→ **What you need to do**
Would you return, word for word, the lines of the data below from the line with "x ⇒ y = min(1, 1 − x + y)" through the line with "under the assignment A = 1/3, B = 1/2.", and no others?

(Collected data entries)

============================================================

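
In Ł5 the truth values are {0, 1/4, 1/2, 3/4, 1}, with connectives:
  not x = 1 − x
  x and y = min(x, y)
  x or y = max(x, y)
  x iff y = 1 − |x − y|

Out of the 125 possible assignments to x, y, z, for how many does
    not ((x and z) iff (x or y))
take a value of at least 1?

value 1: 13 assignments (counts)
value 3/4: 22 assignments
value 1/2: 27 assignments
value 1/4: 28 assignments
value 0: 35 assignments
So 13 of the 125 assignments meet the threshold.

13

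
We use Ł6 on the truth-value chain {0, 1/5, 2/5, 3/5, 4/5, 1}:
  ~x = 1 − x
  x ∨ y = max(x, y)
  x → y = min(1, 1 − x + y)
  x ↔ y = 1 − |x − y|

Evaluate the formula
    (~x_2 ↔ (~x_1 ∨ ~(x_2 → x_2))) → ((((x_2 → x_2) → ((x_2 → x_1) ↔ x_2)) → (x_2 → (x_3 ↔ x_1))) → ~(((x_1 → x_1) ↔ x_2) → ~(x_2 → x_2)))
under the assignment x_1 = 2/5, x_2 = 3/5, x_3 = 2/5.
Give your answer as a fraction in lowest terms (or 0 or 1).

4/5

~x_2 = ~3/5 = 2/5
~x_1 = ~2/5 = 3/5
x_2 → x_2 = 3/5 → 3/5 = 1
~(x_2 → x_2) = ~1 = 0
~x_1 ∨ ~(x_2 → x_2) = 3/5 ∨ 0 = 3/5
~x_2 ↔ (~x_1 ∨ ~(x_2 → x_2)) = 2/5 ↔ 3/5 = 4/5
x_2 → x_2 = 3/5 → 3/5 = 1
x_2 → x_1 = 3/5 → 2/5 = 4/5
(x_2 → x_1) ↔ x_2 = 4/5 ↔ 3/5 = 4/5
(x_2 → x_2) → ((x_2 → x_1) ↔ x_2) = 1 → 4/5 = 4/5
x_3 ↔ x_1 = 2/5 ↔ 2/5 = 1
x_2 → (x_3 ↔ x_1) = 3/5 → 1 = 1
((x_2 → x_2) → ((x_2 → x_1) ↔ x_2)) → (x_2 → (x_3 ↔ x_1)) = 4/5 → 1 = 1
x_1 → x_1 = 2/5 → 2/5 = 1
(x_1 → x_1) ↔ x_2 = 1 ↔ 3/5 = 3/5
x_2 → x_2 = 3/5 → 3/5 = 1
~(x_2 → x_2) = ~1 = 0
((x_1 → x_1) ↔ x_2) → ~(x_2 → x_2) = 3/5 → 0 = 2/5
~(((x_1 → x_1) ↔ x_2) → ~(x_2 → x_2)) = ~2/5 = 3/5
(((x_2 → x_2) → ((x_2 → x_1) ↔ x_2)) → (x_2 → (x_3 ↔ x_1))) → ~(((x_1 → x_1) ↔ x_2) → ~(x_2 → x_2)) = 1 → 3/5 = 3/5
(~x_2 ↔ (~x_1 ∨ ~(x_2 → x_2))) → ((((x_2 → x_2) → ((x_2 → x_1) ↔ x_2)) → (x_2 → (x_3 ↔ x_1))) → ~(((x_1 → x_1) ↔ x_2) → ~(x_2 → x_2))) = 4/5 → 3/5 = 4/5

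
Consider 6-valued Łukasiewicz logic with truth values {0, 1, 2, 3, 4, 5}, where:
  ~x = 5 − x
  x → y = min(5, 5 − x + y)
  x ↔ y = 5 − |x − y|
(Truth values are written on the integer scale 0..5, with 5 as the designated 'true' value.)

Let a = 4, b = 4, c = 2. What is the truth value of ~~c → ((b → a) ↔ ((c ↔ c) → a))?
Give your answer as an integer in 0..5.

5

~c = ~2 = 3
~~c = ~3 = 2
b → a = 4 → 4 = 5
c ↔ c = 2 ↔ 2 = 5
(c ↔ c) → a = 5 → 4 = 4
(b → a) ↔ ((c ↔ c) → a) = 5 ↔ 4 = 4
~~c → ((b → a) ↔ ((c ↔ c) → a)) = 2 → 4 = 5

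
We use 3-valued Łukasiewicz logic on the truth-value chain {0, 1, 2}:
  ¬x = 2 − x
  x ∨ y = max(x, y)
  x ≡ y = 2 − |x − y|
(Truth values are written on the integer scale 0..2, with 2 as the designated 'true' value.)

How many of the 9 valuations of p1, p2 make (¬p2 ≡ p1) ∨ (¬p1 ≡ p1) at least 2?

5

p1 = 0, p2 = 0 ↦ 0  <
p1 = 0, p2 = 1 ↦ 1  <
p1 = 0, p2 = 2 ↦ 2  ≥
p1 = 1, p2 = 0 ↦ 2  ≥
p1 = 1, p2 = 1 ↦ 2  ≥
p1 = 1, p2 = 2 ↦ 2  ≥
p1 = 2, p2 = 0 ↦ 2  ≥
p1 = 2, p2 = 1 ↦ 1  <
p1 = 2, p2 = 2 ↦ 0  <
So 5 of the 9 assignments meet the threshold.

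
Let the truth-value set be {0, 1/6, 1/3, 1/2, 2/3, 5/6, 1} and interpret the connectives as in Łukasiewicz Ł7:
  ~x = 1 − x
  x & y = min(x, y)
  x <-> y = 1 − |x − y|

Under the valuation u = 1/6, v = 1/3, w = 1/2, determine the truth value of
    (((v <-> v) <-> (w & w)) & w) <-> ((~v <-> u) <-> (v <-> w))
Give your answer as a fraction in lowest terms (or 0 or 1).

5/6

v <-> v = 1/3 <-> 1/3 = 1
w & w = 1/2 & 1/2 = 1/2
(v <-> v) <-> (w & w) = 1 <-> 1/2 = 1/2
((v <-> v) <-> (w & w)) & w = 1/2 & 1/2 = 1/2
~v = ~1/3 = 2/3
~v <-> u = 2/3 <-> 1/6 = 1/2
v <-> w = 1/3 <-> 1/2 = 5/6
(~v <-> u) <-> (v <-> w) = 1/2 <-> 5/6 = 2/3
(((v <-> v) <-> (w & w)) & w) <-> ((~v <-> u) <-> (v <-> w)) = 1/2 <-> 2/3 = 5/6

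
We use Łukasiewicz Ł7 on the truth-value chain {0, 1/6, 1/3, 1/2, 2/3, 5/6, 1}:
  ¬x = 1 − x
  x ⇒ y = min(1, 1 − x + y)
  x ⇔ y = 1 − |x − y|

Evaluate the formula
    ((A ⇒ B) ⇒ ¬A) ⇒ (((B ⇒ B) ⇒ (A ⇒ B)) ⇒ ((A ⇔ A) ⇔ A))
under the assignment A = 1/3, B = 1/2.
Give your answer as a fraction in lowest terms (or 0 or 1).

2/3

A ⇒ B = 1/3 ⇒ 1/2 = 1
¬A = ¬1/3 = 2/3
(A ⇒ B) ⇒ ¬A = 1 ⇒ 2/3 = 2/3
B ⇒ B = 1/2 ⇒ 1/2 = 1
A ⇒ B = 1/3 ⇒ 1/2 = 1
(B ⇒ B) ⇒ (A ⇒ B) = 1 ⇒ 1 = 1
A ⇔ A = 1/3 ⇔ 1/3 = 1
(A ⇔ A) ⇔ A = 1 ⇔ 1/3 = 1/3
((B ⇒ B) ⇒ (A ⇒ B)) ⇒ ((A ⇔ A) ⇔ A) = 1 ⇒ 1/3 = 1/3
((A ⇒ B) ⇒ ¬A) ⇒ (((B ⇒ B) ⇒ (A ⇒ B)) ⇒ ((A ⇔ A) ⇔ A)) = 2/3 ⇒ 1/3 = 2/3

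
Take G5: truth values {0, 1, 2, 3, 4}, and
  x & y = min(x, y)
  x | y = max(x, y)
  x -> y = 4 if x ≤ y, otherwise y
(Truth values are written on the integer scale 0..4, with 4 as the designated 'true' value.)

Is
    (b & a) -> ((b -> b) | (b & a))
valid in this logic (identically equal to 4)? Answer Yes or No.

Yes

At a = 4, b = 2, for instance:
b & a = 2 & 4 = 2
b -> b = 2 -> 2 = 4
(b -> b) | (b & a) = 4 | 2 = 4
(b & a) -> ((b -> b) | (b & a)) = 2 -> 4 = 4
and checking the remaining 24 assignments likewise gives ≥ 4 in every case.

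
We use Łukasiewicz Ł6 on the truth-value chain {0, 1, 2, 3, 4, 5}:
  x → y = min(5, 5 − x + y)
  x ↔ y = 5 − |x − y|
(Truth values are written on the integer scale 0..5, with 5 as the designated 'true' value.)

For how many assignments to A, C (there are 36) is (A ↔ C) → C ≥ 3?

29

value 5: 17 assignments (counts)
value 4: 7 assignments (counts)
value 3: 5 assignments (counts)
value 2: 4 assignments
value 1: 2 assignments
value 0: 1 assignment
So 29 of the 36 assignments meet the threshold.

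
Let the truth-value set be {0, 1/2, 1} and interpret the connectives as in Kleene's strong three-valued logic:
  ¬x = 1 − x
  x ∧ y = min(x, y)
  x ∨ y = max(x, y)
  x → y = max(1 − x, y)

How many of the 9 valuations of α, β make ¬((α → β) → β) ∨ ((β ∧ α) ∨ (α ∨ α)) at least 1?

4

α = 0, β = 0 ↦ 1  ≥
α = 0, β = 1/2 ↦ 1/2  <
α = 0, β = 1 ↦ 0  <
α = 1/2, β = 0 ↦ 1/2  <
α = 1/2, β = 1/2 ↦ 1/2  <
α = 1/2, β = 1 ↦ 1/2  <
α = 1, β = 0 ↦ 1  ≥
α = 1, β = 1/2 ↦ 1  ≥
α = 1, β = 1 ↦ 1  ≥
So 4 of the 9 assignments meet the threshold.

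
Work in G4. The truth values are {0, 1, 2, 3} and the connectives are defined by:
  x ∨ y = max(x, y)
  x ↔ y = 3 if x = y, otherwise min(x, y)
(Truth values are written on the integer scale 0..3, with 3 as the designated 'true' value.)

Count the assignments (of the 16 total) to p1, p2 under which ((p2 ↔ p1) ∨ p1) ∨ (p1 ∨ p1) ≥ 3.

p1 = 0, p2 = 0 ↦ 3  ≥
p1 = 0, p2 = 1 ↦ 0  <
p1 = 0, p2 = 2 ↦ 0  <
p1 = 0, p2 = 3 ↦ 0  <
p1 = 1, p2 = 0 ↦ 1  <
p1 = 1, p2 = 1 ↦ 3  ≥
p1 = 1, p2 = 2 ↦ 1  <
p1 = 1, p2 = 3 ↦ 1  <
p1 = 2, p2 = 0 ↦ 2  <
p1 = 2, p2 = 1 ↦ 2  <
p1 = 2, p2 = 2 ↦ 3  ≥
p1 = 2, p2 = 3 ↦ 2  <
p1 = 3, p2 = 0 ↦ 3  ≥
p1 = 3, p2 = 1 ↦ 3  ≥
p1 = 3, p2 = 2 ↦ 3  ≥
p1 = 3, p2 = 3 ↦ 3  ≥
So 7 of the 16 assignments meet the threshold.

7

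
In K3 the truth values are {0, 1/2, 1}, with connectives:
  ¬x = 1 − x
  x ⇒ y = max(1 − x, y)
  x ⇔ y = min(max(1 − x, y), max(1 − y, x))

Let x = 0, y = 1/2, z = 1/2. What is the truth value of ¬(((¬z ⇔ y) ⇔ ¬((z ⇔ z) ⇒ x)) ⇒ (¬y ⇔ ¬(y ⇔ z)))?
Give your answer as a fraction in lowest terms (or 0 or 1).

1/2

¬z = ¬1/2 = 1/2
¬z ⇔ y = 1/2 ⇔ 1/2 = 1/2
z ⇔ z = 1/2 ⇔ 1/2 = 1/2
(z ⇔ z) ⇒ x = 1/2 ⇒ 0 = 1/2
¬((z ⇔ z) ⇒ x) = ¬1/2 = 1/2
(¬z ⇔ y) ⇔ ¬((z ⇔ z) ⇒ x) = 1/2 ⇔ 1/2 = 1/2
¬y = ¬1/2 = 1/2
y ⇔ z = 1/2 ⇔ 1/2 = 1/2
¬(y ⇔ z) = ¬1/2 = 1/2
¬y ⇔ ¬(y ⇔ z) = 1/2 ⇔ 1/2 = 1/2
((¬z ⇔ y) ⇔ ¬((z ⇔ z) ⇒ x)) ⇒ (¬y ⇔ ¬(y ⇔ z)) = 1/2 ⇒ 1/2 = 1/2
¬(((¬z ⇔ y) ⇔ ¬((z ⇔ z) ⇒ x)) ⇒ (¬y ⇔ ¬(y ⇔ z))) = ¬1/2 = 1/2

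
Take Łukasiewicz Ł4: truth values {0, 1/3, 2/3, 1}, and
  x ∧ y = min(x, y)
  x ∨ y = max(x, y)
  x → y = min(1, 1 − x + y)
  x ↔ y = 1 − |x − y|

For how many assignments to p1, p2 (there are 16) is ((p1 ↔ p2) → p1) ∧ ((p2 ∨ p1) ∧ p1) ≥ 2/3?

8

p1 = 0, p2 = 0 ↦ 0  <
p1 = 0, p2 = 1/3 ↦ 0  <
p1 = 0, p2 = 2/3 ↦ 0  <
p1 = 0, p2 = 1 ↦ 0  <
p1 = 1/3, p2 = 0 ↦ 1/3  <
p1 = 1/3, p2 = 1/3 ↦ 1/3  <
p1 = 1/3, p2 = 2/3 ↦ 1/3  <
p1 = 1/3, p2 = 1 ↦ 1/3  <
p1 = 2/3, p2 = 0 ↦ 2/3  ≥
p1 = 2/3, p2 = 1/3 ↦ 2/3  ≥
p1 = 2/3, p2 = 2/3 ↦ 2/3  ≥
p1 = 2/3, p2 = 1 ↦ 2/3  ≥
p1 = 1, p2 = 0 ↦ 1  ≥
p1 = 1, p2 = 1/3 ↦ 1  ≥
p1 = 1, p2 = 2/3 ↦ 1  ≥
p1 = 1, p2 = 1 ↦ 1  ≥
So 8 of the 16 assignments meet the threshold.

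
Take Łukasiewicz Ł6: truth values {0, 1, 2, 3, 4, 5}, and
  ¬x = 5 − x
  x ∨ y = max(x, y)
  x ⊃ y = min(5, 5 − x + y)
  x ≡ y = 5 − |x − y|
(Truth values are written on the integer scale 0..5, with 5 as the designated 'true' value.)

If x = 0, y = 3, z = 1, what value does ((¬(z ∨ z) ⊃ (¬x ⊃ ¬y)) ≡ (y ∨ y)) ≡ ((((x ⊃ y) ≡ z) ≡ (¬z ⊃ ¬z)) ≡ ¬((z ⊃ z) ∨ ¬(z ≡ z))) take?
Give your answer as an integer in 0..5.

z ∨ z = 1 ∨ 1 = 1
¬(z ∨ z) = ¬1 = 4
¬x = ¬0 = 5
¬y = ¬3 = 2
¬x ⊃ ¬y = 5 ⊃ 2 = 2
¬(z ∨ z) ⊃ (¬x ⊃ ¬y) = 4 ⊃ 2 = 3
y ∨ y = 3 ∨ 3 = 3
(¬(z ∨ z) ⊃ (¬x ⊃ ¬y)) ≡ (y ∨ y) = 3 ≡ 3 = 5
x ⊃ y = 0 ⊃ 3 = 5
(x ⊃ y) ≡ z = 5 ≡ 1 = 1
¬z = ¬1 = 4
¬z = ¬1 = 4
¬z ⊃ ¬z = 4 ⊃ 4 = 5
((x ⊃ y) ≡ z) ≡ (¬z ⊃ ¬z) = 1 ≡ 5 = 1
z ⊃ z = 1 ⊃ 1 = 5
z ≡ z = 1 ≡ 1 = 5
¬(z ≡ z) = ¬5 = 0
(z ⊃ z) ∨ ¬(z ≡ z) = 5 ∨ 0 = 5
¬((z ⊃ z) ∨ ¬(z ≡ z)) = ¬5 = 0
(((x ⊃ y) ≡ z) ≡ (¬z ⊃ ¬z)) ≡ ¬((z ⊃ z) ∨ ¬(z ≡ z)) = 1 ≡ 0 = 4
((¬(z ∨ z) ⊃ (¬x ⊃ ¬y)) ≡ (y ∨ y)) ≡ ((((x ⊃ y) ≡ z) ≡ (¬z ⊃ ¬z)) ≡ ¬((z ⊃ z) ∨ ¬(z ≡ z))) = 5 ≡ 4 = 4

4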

============================================================

→ **Response box**
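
  x ⇒ y = min(1, 1 − x + y)
  x ⇔ y = 1 − |x − y|

Evaluate the formula
    ((A ⇒ B) ⇒ ¬A) ⇒ (((B ⇒ B) ⇒ (A ⇒ B)) ⇒ ((A ⇔ A) ⇔ A))
under the assignment A = 1/3, B = 1/2.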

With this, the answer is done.